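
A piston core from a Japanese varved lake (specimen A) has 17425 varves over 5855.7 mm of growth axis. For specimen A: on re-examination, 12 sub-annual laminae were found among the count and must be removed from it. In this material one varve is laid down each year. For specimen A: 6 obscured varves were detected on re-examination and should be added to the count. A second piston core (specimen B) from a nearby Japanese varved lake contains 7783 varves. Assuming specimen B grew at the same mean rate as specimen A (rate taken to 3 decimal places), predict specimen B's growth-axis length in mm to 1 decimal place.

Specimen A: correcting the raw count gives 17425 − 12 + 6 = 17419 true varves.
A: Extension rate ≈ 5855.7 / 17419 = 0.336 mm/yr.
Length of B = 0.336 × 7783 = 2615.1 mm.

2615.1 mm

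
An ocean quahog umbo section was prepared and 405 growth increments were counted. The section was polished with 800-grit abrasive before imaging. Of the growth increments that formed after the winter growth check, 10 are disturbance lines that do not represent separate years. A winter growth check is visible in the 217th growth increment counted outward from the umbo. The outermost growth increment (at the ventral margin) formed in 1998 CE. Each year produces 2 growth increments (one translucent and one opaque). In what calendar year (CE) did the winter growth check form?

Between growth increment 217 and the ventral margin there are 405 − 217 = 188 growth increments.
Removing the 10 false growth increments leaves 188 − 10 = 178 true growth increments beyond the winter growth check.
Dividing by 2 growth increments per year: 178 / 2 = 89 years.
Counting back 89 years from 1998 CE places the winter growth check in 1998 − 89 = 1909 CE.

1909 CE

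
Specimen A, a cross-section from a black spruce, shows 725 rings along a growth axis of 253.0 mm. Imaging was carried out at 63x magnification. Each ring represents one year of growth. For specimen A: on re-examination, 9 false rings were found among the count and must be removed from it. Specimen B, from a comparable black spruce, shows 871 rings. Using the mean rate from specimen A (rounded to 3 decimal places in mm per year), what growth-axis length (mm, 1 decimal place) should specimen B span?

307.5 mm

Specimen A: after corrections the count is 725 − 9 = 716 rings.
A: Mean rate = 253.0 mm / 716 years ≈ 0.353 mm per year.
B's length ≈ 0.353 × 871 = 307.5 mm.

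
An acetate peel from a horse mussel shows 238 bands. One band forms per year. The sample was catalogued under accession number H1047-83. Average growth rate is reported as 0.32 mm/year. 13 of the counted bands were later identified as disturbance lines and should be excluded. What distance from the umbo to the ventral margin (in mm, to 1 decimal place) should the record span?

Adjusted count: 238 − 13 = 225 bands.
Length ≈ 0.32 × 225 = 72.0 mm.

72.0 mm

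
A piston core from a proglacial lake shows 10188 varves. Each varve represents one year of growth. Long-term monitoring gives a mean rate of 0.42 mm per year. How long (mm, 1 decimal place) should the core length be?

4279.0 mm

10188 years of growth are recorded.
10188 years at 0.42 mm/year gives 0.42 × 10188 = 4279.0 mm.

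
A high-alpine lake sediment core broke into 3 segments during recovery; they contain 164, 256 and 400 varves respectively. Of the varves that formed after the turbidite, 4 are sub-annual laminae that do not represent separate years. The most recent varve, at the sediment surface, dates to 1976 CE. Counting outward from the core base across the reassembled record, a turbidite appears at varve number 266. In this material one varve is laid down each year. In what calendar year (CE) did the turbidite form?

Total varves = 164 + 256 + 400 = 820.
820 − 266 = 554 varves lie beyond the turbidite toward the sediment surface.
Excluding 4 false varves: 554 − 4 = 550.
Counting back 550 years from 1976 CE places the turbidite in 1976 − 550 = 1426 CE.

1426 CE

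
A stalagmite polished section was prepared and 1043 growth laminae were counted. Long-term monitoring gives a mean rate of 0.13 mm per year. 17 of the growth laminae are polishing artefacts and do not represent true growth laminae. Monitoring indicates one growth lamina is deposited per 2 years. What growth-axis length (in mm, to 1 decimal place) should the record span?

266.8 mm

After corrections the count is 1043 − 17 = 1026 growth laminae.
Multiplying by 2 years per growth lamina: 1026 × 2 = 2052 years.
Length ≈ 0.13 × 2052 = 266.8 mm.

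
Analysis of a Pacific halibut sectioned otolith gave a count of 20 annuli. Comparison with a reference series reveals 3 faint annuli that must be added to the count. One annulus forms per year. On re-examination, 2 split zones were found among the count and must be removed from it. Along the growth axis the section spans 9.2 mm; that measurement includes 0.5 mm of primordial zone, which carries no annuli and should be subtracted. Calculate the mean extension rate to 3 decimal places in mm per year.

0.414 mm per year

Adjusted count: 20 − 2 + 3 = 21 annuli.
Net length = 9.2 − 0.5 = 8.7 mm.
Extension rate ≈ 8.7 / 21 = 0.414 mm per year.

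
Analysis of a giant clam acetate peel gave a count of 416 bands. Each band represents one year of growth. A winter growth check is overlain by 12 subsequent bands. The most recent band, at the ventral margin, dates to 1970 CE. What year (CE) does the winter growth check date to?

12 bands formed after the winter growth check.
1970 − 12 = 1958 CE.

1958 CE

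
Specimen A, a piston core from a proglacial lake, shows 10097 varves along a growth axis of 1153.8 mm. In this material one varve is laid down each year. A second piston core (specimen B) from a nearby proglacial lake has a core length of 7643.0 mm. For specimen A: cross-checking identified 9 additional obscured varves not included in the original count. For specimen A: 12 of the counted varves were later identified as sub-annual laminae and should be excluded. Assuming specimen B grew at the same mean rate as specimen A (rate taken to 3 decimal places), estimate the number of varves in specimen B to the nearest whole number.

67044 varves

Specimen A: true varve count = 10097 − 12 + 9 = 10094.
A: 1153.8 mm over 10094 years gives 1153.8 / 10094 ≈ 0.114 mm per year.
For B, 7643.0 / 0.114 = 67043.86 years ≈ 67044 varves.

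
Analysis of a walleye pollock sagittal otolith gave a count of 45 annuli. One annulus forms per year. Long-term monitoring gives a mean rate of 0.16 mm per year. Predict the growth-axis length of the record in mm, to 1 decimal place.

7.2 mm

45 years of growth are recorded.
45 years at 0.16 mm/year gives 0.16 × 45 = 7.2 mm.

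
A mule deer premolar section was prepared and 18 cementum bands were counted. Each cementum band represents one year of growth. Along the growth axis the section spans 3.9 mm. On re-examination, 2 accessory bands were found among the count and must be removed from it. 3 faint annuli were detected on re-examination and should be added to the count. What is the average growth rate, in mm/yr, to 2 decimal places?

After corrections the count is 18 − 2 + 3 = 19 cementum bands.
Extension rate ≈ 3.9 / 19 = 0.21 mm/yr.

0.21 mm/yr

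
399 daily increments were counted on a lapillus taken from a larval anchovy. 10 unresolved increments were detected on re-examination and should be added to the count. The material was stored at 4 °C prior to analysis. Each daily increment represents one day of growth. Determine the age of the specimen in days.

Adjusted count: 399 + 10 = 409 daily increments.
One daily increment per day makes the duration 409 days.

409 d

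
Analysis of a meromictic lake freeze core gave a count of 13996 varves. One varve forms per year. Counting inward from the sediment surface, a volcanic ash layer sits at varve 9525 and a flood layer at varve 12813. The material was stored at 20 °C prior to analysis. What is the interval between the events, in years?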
....
### [ABOUT THIS EXERCISE]
An exact copy of all the records above is the required answer.

### [RESULT FOR THIS EXERCISE]
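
A piston core from a Japanese varved lake (specimen A) has 17425 varves over 5855.7 mm of growth axis. For specimen A: on re-examination, 12 sub-annual laminae were found among the count and must be removed from it. In this material one varve is laid down each year. For specimen A: 6 obscured varves were detected on re-examination and should be added to the count. A second piston core (specimen B) from a nearby Japanese varved lake contains 7783 varves. Assuming specimen B grew at the same mean rate as specimen A (rate taken to 3 decimal places), predict specimen B's growth-axis length in mm to 1 decimal place.

Specimen A: correcting the raw count gives 17425 − 12 + 6 = 17419 true varves.
A: Extension rate ≈ 5855.7 / 17419 = 0.336 mm/yr.
Length of B = 0.336 × 7783 = 2615.1 mm.

2615.1 mm

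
An ocean quahog umbo section was prepared and 405 growth increments were counted. The section was polished with 800-grit abrasive before imaging. Of the growth increments that formed after the winter growth check, 10 are disturbance lines that do not represent separate years. A winter growth check is visible in the 217th growth increment counted outward from the umbo. The outermost growth increment (at the ventral margin) formed in 1998 CE. Each year produces 2 growth increments (one translucent and one opaque). In what calendar year (CE) did the winter growth check form?

Between growth increment 217 and the ventral margin there are 405 − 217 = 188 growth increments.
Removing the 10 false growth increments leaves 188 − 10 = 178 true growth increments beyond the winter growth check.
Dividing by 2 growth increments per year: 178 / 2 = 89 years.
Counting back 89 years from 1998 CE places the winter growth check in 1998 − 89 = 1909 CE.

1909 CE

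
Specimen A, a cross-section from a black spruce, shows 725 rings along a growth axis of 253.0 mm. Imaging was carried out at 63x magnification. Each ring represents one year of growth. For specimen A: on re-examination, 9 false rings were found among the count and must be removed from it. Specimen B, from a comparable black spruce, shows 871 rings. Using the mean rate from specimen A (rounded to 3 decimal places in mm per year), what growth-axis length (mm, 1 decimal place) should specimen B span?

307.5 mm

Specimen A: after corrections the count is 725 − 9 = 716 rings.
A: Mean rate = 253.0 mm / 716 years ≈ 0.353 mm per year.
B's length ≈ 0.353 × 871 = 307.5 mm.

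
An acetate peel from a horse mussel shows 238 bands. One band forms per year. The sample was catalogued under accession number H1047-83. Average growth rate is reported as 0.32 mm/year. 13 of the counted bands were later identified as disturbance lines and should be excluded. What distance from the umbo to the ventral margin (in mm, to 1 decimal place) should the record span?

Adjusted count: 238 − 13 = 225 bands.
Length ≈ 0.32 × 225 = 72.0 mm.

72.0 mm

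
A piston core from a proglacial lake shows 10188 varves. Each varve represents one year of growth. Long-term monitoring gives a mean rate of 0.42 mm per year. How long (mm, 1 decimal place) should the core length be?

4279.0 mm

10188 years of growth are recorded.
10188 years at 0.42 mm/year gives 0.42 × 10188 = 4279.0 mm.

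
A high-alpine lake sediment core broke into 3 segments during recovery; they contain 164, 256 and 400 varves respectively. Of the varves that formed after the turbidite, 4 are sub-annual laminae that do not represent separate years. The most recent varve, at the sediment surface, dates to 1976 CE. Counting outward from the core base across the reassembled record, a turbidite appears at varve number 266. In this material one varve is laid down each year. In what calendar year (CE) did the turbidite form?

Total varves = 164 + 256 + 400 = 820.
820 − 266 = 554 varves lie beyond the turbidite toward the sediment surface.
Excluding 4 false varves: 554 − 4 = 550.
Counting back 550 years from 1976 CE places the turbidite in 1976 − 550 = 1426 CE.

1426 CE

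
A stalagmite polished section was prepared and 1043 growth laminae were counted. Long-term monitoring gives a mean rate of 0.13 mm per year. 17 of the growth laminae are polishing artefacts and do not represent true growth laminae. Monitoring indicates one growth lamina is deposited per 2 years. What growth-axis length (in mm, to 1 decimal place) should the record span?

266.8 mm

After corrections the count is 1043 − 17 = 1026 growth laminae.
Multiplying by 2 years per growth lamina: 1026 × 2 = 2052 years.
Length ≈ 0.13 × 2052 = 266.8 mm.

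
Analysis of a Pacific halibut sectioned otolith gave a count of 20 annuli. Comparison with a reference series reveals 3 faint annuli that must be added to the count. One annulus forms per year. On re-examination, 2 split zones were found among the count and must be removed from it. Along the growth axis the section spans 9.2 mm; that measurement includes 0.5 mm of primordial zone, which carries no annuli and should be subtracted. Calculate the mean extension rate to 3 decimal places in mm per year.

0.414 mm per year

Adjusted count: 20 − 2 + 3 = 21 annuli.
Net length = 9.2 − 0.5 = 8.7 mm.
Extension rate ≈ 8.7 / 21 = 0.414 mm per year.

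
Analysis of a giant clam acetate peel gave a count of 416 bands. Each band represents one year of growth. A winter growth check is overlain by 12 subsequent bands. The most recent band, at the ventral margin, dates to 1970 CE. What year (CE) does the winter growth check date to?

12 bands formed after the winter growth check.
1970 − 12 = 1958 CE.

1958 CE

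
Specimen A, a piston core from a proglacial lake, shows 10097 varves along a growth axis of 1153.8 mm. In this material one varve is laid down each year. A second piston core (specimen B) from a nearby proglacial lake has a core length of 7643.0 mm. For specimen A: cross-checking identified 9 additional obscured varves not included in the original count. For specimen A: 12 of the counted varves were later identified as sub-annual laminae and should be excluded. Assuming specimen B grew at the same mean rate as specimen A (rate taken to 3 decimal places), estimate the number of varves in specimen B to the nearest whole number.

67044 varves

Specimen A: true varve count = 10097 − 12 + 9 = 10094.
A: 1153.8 mm over 10094 years gives 1153.8 / 10094 ≈ 0.114 mm per year.
For B, 7643.0 / 0.114 = 67043.86 years ≈ 67044 varves.

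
Analysis of a walleye pollock sagittal otolith gave a count of 45 annuli. One annulus forms per year. Long-term monitoring gives a mean rate of 0.16 mm per year. Predict the growth-axis length of the record in mm, to 1 decimal place.

7.2 mm

45 years of growth are recorded.
45 years at 0.16 mm/year gives 0.16 × 45 = 7.2 mm.

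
A mule deer premolar section was prepared and 18 cementum bands were counted. Each cementum band represents one year of growth. Along the growth axis the section spans 3.9 mm. On re-examination, 2 accessory bands were found among the count and must be removed from it. 3 faint annuli were detected on re-examination and should be added to the count. What is the average growth rate, in mm/yr, to 2 decimal places?

After corrections the count is 18 − 2 + 3 = 19 cementum bands.
Extension rate ≈ 3.9 / 19 = 0.21 mm/yr.

0.21 mm/yr

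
399 daily increments were counted on a lapillus taken from a larval anchovy. 10 unresolved increments were detected on re-examination and should be added to the count. The material was stored at 4 °C prior to analysis. Each daily increment represents one day of growth. Determine the age of the specimen in days.

Adjusted count: 399 + 10 = 409 daily increments.
One daily increment per day makes the duration 409 days.

409 d

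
Analysis of a meromictic lake freeze core gave a count of 13996 varves. One varve forms per year. Counting inward from the sediment surface, a volcanic ash layer sits at varve 9525 and a flood layer at varve 12813. The material was stored at 20 °C prior to analysis. What is the interval between the events, in years?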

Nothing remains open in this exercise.